*** Record extracts Section Begins ***

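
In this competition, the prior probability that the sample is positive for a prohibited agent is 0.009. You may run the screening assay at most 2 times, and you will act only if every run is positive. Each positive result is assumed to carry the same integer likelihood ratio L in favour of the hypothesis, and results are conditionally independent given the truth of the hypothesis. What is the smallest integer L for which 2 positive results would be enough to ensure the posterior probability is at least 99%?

Prior odds = 0.009/0.991 = 9/991.
Target odds = 0.99/0.01 = 99.
Need L² ≥ 99 ÷ (9/991) = 10901.
104² = 10816 < 10901 ≤ 11025 = 105², so L = 105.

105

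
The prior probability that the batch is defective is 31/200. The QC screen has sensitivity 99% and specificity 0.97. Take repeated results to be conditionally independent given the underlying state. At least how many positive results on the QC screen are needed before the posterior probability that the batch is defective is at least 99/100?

2

Prior odds = 0.155/0.845 = 31/169.
False-positive rate = 1 − 0.97 = 0.03; likelihood ratio of a positive = 0.99/0.03 = 33.
Target odds: 0.99 ÷ 0.01 = 99.
Need (31/169) × 33ⁿ ≥ 99, i.e. 33ⁿ ≥ 16731/31.
33¹ = 33 falls short of 16731/31 but 33² = 1089 reaches it, so n = 2.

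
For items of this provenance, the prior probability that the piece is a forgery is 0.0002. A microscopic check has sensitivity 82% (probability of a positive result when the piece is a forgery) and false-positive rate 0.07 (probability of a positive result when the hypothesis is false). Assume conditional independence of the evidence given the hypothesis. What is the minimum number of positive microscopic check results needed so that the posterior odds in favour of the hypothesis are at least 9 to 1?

5

Prior odds = 0.0002/0.9998 = 1/4999.
Likelihood ratio of a positive result = 0.82/0.07 = 82/7.
Target odds = 9.
Need (1/4999) × (82/7)ⁿ ≥ 9, i.e. (82/7)ⁿ ≥ 44991.
(82/7)⁴ = 45212176/2401 falls short of 44991 but (82/7)⁵ ≈220587 reaches it, so n = 5.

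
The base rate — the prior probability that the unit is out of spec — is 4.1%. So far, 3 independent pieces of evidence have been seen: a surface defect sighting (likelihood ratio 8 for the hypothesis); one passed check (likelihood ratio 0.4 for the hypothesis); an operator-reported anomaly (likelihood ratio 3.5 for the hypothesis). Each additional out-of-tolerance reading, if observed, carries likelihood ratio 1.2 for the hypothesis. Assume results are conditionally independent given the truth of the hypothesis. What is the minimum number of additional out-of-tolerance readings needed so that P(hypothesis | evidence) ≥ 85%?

14

Prior odds = 0.041/0.959 = 41/959.
Combined Bayes factor of the evidence already in hand = 8 × 0.4 × 3.5 = 11.2.
Odds after that evidence = (41/959) × 11.2 = 328/685.
Target odds = 0.85/0.15 = 17/3.
Need 1.2ⁿ ≥ 17/3 ÷ (328/685) = 11645/984.
1.2¹³ ≈10.6993 falls short of 11645/984 but 1.2¹⁴ ≈12.8392 reaches it, so n = 14.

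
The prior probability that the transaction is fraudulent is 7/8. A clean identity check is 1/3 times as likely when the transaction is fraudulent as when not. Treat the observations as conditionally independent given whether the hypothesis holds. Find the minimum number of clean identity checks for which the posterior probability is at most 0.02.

Prior odds: 0.875 ÷ 0.125 = 7.
Likelihood ratio per clean identity check = 1/3.
Target odds: 0.02 ÷ 0.98 = 1/49.
Need 7 × (1/3)ⁿ ≤ 1/49, i.e. (1/3)ⁿ ≤ 1/343.
(1/3)⁵ = 1/243 is still above 1/343 but (1/3)⁶ = 1/729 is at or below it, so n = 6.

6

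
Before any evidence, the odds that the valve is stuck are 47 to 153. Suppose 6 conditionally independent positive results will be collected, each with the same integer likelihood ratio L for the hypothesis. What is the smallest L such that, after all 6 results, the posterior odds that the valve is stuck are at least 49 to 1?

3

Prior odds = 47/153.
Target odds = 49.
Need L⁶ ≥ 49 ÷ (47/153) = 7497/47.
2⁶ = 64 < 7497/47 ≤ 729 = 3⁶, so L = 3.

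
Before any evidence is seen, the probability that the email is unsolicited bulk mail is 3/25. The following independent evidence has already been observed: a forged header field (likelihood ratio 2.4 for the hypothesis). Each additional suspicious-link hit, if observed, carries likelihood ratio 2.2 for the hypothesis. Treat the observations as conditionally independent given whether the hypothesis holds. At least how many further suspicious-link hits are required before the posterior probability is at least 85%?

Prior odds = 0.12/0.88 = 3/22.
Bayes factor of the evidence already in hand = 2.4.
Odds after that evidence = (3/22) × 2.4 = 18/55.
Target odds = 0.85/0.15 = 17/3.
Need 2.2ⁿ ≥ 17/3 ÷ (18/55) = 935/54.
2.2³ = 10.648 falls short of 935/54 but 2.2⁴ = 23.4256 reaches it, so n = 4.

4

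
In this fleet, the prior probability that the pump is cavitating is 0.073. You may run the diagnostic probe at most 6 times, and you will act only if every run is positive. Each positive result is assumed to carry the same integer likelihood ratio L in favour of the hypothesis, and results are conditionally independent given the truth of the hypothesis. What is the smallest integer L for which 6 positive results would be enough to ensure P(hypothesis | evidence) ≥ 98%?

3

Prior odds = 0.073/0.927 = 73/927.
Target odds = 0.98/0.02 = 49.
Need L⁶ ≥ 49 ÷ (73/927) = 45423/73.
2⁶ = 64 < 45423/73 ≤ 729 = 3⁶, so L = 3.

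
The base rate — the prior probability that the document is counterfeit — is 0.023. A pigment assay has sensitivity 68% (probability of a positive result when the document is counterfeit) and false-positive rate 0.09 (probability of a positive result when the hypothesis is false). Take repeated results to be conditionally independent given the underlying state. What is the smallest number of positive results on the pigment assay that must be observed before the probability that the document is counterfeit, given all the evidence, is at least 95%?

4

Prior odds = 0.023/0.977 = 23/977.
Likelihood ratio of a positive result = 0.68/0.09 = 68/9.
Target odds: 0.95 ÷ 0.05 = 19.
Require (68/9)ⁿ ≥ 19 ÷ (23/977) = 18563/23.
(68/9)³ = 314432/729 falls short of 18563/23 but (68/9)⁴ = 21381376/6561 reaches it, so n = 4.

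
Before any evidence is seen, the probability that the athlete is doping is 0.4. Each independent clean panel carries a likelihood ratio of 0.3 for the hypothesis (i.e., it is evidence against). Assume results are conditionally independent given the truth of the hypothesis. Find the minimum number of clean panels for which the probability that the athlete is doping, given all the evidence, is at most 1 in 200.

Prior odds = 0.4/0.6 = 2/3.
Likelihood ratio per clean panel = 0.3.
Target posterior odds = 0.005/0.995 = 1/199.
Need (2/3) × 0.3ⁿ ≤ 1/199, i.e. 0.3ⁿ ≤ 3/398.
0.3⁴ = 0.0081 is still above 3/398 but 0.3⁵ = 243/100000 is at or below it, so n = 5.

5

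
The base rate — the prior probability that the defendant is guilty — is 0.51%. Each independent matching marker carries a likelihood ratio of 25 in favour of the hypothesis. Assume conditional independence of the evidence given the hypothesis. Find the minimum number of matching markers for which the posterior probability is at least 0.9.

3

Prior odds = 0.0051/0.9949 = 51/9949.
Likelihood ratio per matching marker = 25.
Target posterior odds = 0.9/0.1 = 9.
Require 25ⁿ ≥ 9 ÷ (51/9949) = 29847/17.
25² = 625 falls short of 29847/17 but 25³ = 15625 reaches it, so n = 3.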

*** Record extracts Section Ends ***

◆ **Exercise instructions**:
Retype the records above in full, exactly.

◆ **Completed task**:
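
In this competition, the prior probability that the sample is positive for a prohibited agent is 0.009. You may run the screening assay at most 2 times, and you will act only if every run is positive. Each positive result is assumed to carry the same integer likelihood ratio L in favour of the hypothesis, and results are conditionally independent given the truth of the hypothesis. What is the smallest integer L for which 2 positive results would be enough to ensure the posterior probability is at least 99%?

Prior odds = 0.009/0.991 = 9/991.
Target odds = 0.99/0.01 = 99.
Need L² ≥ 99 ÷ (9/991) = 10901.
104² = 10816 < 10901 ≤ 11025 = 105², so L = 105.

105

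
The prior probability that the batch is defective is 31/200. The QC screen has sensitivity 99% and specificity 0.97. Take repeated results to be conditionally independent given the underlying state. At least how many positive results on the QC screen are needed before the posterior probability that the batch is defective is at least 99/100?

2

Prior odds = 0.155/0.845 = 31/169.
False-positive rate = 1 − 0.97 = 0.03; likelihood ratio of a positive = 0.99/0.03 = 33.
Target odds: 0.99 ÷ 0.01 = 99.
Need (31/169) × 33ⁿ ≥ 99, i.e. 33ⁿ ≥ 16731/31.
33¹ = 33 falls short of 16731/31 but 33² = 1089 reaches it, so n = 2.

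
For items of this provenance, the prior probability that the piece is a forgery is 0.0002. A microscopic check has sensitivity 82% (probability of a positive result when the piece is a forgery) and false-positive rate 0.07 (probability of a positive result when the hypothesis is false). Assume conditional independence of the evidence given the hypothesis. What is the minimum number of positive microscopic check results needed so that the posterior odds in favour of the hypothesis are at least 9 to 1?

5

Prior odds = 0.0002/0.9998 = 1/4999.
Likelihood ratio of a positive result = 0.82/0.07 = 82/7.
Target odds = 9.
Need (1/4999) × (82/7)ⁿ ≥ 9, i.e. (82/7)ⁿ ≥ 44991.
(82/7)⁴ = 45212176/2401 falls short of 44991 but (82/7)⁵ ≈220587 reaches it, so n = 5.

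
The base rate — the prior probability that the unit is out of spec — is 4.1%. So far, 3 independent pieces of evidence have been seen: a surface defect sighting (likelihood ratio 8 for the hypothesis); one passed check (likelihood ratio 0.4 for the hypothesis); an operator-reported anomaly (likelihood ratio 3.5 for the hypothesis). Each additional out-of-tolerance reading, if observed, carries likelihood ratio 1.2 for the hypothesis. Assume results are conditionally independent given the truth of the hypothesis. What is the minimum number of additional out-of-tolerance readings needed so that P(hypothesis | evidence) ≥ 85%?

14

Prior odds = 0.041/0.959 = 41/959.
Combined Bayes factor of the evidence already in hand = 8 × 0.4 × 3.5 = 11.2.
Odds after that evidence = (41/959) × 11.2 = 328/685.
Target odds = 0.85/0.15 = 17/3.
Need 1.2ⁿ ≥ 17/3 ÷ (328/685) = 11645/984.
1.2¹³ ≈10.6993 falls short of 11645/984 but 1.2¹⁴ ≈12.8392 reaches it, so n = 14.

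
The prior probability that the transaction is fraudulent is 7/8. A clean identity check is 1/3 times as likely when the transaction is fraudulent as when not. Treat the observations as conditionally independent given whether the hypothesis holds. Find the minimum number of clean identity checks for which the posterior probability is at most 0.02.

Prior odds: 0.875 ÷ 0.125 = 7.
Likelihood ratio per clean identity check = 1/3.
Target odds: 0.02 ÷ 0.98 = 1/49.
Need 7 × (1/3)ⁿ ≤ 1/49, i.e. (1/3)ⁿ ≤ 1/343.
(1/3)⁵ = 1/243 is still above 1/343 but (1/3)⁶ = 1/729 is at or below it, so n = 6.

6

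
Before any evidence, the odds that the valve is stuck are 47 to 153. Suppose 6 conditionally independent positive results will be collected, each with the same integer likelihood ratio L for the hypothesis. What is the smallest L such that, after all 6 results, the posterior odds that the valve is stuck are at least 49 to 1?

3

Prior odds = 47/153.
Target odds = 49.
Need L⁶ ≥ 49 ÷ (47/153) = 7497/47.
2⁶ = 64 < 7497/47 ≤ 729 = 3⁶, so L = 3.

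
Before any evidence is seen, the probability that the email is unsolicited bulk mail is 3/25. The following independent evidence has already been observed: a forged header field (likelihood ratio 2.4 for the hypothesis). Each additional suspicious-link hit, if observed, carries likelihood ratio 2.2 for the hypothesis. Treat the observations as conditionally independent given whether the hypothesis holds. At least how many further suspicious-link hits are required before the posterior probability is at least 85%?

Prior odds = 0.12/0.88 = 3/22.
Bayes factor of the evidence already in hand = 2.4.
Odds after that evidence = (3/22) × 2.4 = 18/55.
Target odds = 0.85/0.15 = 17/3.
Need 2.2ⁿ ≥ 17/3 ÷ (18/55) = 935/54.
2.2³ = 10.648 falls short of 935/54 but 2.2⁴ = 23.4256 reaches it, so n = 4.

4

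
In this fleet, the prior probability that the pump is cavitating is 0.073. You may run the diagnostic probe at most 6 times, and you will act only if every run is positive. Each positive result is assumed to carry the same integer likelihood ratio L in favour of the hypothesis, and results are conditionally independent given the truth of the hypothesis. What is the smallest integer L for which 6 positive results would be enough to ensure P(hypothesis | evidence) ≥ 98%?

3

Prior odds = 0.073/0.927 = 73/927.
Target odds = 0.98/0.02 = 49.
Need L⁶ ≥ 49 ÷ (73/927) = 45423/73.
2⁶ = 64 < 45423/73 ≤ 729 = 3⁶, so L = 3.

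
The base rate — the prior probability that the document is counterfeit — is 0.023. A pigment assay has sensitivity 68% (probability of a positive result when the document is counterfeit) and false-positive rate 0.09 (probability of a positive result when the hypothesis is false). Take repeated results to be conditionally independent given the underlying state. What is the smallest number of positive results on the pigment assay that must be observed before the probability that the document is counterfeit, given all the evidence, is at least 95%?

4

Prior odds = 0.023/0.977 = 23/977.
Likelihood ratio of a positive result = 0.68/0.09 = 68/9.
Target odds: 0.95 ÷ 0.05 = 19.
Require (68/9)ⁿ ≥ 19 ÷ (23/977) = 18563/23.
(68/9)³ = 314432/729 falls short of 18563/23 but (68/9)⁴ = 21381376/6561 reaches it, so n = 4.

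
Before any evidence is seen, the probability that the athlete is doping is 0.4. Each independent clean panel carries a likelihood ratio of 0.3 for the hypothesis (i.e., it is evidence against). Assume results are conditionally independent given the truth of the hypothesis. Find the minimum number of clean panels for which the probability that the athlete is doping, given all the evidence, is at most 1 in 200.

Prior odds = 0.4/0.6 = 2/3.
Likelihood ratio per clean panel = 0.3.
Target posterior odds = 0.005/0.995 = 1/199.
Need (2/3) × 0.3ⁿ ≤ 1/199, i.e. 0.3ⁿ ≤ 3/398.
0.3⁴ = 0.0081 is still above 3/398 but 0.3⁵ = 243/100000 is at or below it, so n = 5.

5

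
The base rate — the prior probability that the defendant is guilty — is 0.51%. Each independent matching marker carries a likelihood ratio of 25 in favour of the hypothesis. Assume conditional independence of the evidence given the hypothesis. Find the minimum number of matching markers for which the posterior probability is at least 0.9.

3

Prior odds = 0.0051/0.9949 = 51/9949.
Likelihood ratio per matching marker = 25.
Target posterior odds = 0.9/0.1 = 9.
Require 25ⁿ ≥ 9 ÷ (51/9949) = 29847/17.
25² = 625 falls short of 29847/17 but 25³ = 15625 reaches it, so n = 3.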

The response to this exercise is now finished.